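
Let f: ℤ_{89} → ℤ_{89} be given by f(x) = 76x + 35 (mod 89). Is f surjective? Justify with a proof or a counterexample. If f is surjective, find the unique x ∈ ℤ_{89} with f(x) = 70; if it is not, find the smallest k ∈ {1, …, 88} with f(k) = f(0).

11

Recall that surjectivity means every element of the codomain has a preimage under f.
Since gcd(76, 89) = 1, 76 is invertible modulo 89. Euclid's algorithm: 89 = 1·76 + 13, 76 = 5·13 + 11, 13 = 1·11 + 2, 11 = 5·2 + 1; back-substituting gives 1 = 41·76 − 35·89, so 76⁻¹ ≡ 41 (mod 89).
Then y ↦ 41(y − 35) is a two-sided inverse to f, so every y ∈ ℤ_{89} has a preimage.
So f is surjective.
Since f is surjective, we compute f⁻¹(70): solve 76x + 35 ≡ 70 (mod 89), i.e. 76x ≡ 35 (mod 89).
Multiplying by 76⁻¹ = 41 gives x ≡ 41·35 = 1435 = 16·89 + 11 ≡ 11 (mod 89).
Check: f(11) = 76·11 + 35 = 871 = 9·89 + 70 ≡ 70 (mod 89).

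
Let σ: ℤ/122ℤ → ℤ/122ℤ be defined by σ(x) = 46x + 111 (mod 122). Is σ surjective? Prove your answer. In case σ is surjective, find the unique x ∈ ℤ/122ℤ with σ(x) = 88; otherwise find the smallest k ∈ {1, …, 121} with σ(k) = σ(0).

61

By definition, σ is surjective if every y in the codomain equals σ(x) for some x in the domain.
Since gcd(46, 122) = 2, we have 46x ≡ 0 (mod 2) for all x, so σ(x) ≡ 1 (mod 2).
But 0 ≢ 1 (mod 2), so 0 ∈ ℤ/122ℤ has no preimage. Thus σ is not surjective.
Since σ is not surjective, we find the least positive k with σ(k) = σ(0): this means 46k ≡ 0 (mod 122), i.e. 122 ∣ 46k. Since gcd(46, 122) = 2, dividing through by 2 this holds exactly when 61 ∣ 23k, and as gcd(23, 61) = 1, exactly when 61 ∣ k.
The smallest positive such k is 61.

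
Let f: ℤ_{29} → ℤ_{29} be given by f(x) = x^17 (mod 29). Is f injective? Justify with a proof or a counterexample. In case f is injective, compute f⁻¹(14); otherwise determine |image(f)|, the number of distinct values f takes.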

# # # #

Could you write out the material above exactly as it appears?

### Exercise response
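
Let f: ℤ_{89} → ℤ_{89} be given by f(x) = 76x + 35 (mod 89). Is f surjective? Justify with a proof or a counterexample. If f is surjective, find the unique x ∈ ℤ_{89} with f(x) = 70; if it is not, find the smallest k ∈ {1, …, 88} with f(k) = f(0).

11

Recall that surjectivity means every element of the codomain has a preimage under f.
Since gcd(76, 89) = 1, 76 is invertible modulo 89. Euclid's algorithm: 89 = 1·76 + 13, 76 = 5·13 + 11, 13 = 1·11 + 2, 11 = 5·2 + 1; back-substituting gives 1 = 41·76 − 35·89, so 76⁻¹ ≡ 41 (mod 89).
Then y ↦ 41(y − 35) is a two-sided inverse to f, so every y ∈ ℤ_{89} has a preimage.
So f is surjective.
Since f is surjective, we compute f⁻¹(70): solve 76x + 35 ≡ 70 (mod 89), i.e. 76x ≡ 35 (mod 89).
Multiplying by 76⁻¹ = 41 gives x ≡ 41·35 = 1435 = 16·89 + 11 ≡ 11 (mod 89).
Check: f(11) = 76·11 + 35 = 871 = 9·89 + 70 ≡ 70 (mod 89).

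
Let σ: ℤ/122ℤ → ℤ/122ℤ be defined by σ(x) = 46x + 111 (mod 122). Is σ surjective? Prove your answer. In case σ is surjective, find the unique x ∈ ℤ/122ℤ with σ(x) = 88; otherwise find the smallest k ∈ {1, …, 121} with σ(k) = σ(0).

61

By definition, σ is surjective if every y in the codomain equals σ(x) for some x in the domain.
Since gcd(46, 122) = 2, we have 46x ≡ 0 (mod 2) for all x, so σ(x) ≡ 1 (mod 2).
But 0 ≢ 1 (mod 2), so 0 ∈ ℤ/122ℤ has no preimage. Thus σ is not surjective.
Since σ is not surjective, we find the least positive k with σ(k) = σ(0): this means 46k ≡ 0 (mod 122), i.e. 122 ∣ 46k. Since gcd(46, 122) = 2, dividing through by 2 this holds exactly when 61 ∣ 23k, and as gcd(23, 61) = 1, exactly when 61 ∣ k.
The smallest positive such k is 61.

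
Let f: ℤ_{29} → ℤ_{29} be given by f(x) = x^17 (mod 29). Is f injective? Justify with a proof or a counterexample. In case f is injective, compute f⁻¹(14); otherwise determine |image(f)|, the number of distinct values f takes.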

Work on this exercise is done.